(Items from a data source)
== Segment start ==

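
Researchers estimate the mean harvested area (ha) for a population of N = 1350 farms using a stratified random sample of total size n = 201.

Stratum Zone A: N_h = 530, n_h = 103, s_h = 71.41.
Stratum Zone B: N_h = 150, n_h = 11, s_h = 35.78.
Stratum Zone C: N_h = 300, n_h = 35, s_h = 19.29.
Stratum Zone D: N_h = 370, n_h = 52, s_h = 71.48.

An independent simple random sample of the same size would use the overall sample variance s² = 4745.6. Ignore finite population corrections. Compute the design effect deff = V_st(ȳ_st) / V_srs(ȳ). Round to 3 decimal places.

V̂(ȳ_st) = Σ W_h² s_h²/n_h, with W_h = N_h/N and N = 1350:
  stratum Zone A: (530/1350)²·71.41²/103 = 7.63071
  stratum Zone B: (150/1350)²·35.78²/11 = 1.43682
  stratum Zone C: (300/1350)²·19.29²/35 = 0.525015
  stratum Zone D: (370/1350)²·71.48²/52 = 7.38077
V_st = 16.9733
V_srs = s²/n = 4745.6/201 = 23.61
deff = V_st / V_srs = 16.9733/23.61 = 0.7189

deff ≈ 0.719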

== Segment end ==
== Segment start ==

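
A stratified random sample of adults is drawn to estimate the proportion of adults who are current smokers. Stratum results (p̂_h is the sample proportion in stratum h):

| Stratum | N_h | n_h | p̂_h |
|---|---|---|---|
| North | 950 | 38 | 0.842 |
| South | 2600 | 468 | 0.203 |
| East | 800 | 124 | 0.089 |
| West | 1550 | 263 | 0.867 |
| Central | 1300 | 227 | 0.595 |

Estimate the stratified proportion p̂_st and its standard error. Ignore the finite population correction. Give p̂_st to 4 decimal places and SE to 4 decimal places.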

== Segment end ==
== Segment start ==

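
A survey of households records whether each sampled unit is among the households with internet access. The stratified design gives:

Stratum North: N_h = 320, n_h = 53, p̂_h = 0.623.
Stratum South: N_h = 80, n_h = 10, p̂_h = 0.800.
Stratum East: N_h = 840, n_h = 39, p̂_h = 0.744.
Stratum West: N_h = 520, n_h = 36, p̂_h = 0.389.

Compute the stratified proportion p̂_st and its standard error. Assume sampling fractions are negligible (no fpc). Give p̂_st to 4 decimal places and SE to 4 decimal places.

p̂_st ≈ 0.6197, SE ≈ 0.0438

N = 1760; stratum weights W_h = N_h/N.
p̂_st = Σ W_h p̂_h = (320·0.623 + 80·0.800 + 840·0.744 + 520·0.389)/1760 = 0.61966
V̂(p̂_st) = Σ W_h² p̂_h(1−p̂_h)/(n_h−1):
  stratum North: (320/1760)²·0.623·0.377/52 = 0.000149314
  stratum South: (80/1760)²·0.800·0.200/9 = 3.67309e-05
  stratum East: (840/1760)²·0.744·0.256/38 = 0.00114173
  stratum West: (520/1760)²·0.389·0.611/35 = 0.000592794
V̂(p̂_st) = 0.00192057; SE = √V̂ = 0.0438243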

== Segment end ==

> _REQUIRED WORK_: Above are the records; print exactly the lines from the line with "Researchers estimate the" to the line with "Stratum Zone D: N_h", including both, and nothing else.

> _RESULT OF THE TASK_:
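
Researchers estimate the mean harvested area (ha) for a population of N = 1350 farms using a stratified random sample of total size n = 201.

Stratum Zone A: N_h = 530, n_h = 103, s_h = 71.41.
Stratum Zone B: N_h = 150, n_h = 11, s_h = 35.78.
Stratum Zone C: N_h = 300, n_h = 35, s_h = 19.29.
Stratum Zone D: N_h = 370, n_h = 52, s_h = 71.48.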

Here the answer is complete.